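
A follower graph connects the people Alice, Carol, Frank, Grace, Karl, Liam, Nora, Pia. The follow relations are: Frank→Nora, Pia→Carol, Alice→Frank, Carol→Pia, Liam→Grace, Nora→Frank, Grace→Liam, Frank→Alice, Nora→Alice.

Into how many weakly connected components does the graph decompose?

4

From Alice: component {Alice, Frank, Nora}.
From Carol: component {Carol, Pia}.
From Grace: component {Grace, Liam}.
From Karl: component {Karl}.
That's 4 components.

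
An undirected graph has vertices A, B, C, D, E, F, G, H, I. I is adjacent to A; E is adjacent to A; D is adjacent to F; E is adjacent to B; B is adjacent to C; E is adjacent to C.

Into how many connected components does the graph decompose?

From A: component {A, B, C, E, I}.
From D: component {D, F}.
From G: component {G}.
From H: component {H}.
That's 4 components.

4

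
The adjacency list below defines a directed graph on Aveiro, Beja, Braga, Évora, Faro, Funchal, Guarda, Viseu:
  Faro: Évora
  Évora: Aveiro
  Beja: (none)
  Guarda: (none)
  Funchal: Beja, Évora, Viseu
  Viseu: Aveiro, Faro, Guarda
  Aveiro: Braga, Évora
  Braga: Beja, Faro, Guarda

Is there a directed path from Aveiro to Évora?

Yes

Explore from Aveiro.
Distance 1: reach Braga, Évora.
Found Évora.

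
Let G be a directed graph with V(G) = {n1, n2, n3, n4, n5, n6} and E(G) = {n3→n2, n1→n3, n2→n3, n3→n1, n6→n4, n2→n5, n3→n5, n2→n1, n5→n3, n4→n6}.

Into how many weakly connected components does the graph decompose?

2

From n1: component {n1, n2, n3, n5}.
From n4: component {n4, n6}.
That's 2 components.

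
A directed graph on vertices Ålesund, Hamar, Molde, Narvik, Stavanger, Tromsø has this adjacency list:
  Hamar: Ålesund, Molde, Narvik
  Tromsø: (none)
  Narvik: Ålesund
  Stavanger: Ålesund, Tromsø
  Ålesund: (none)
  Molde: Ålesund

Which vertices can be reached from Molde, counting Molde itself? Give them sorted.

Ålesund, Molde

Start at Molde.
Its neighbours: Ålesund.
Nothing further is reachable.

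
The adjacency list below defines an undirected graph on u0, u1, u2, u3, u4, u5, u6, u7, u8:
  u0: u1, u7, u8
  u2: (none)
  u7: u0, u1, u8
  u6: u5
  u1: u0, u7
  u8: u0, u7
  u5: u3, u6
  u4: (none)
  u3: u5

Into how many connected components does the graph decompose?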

━━━━━━━━

▸ Your instructions
In the entries above, some lines hold the string "Faro". Copy each of them.

▸ Reply to the task
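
The adjacency list below defines a directed graph on Aveiro, Beja, Braga, Évora, Faro, Funchal, Guarda, Viseu:
  Faro: Évora
  Viseu: Aveiro, Faro, Guarda
  Braga: Beja, Faro, Guarda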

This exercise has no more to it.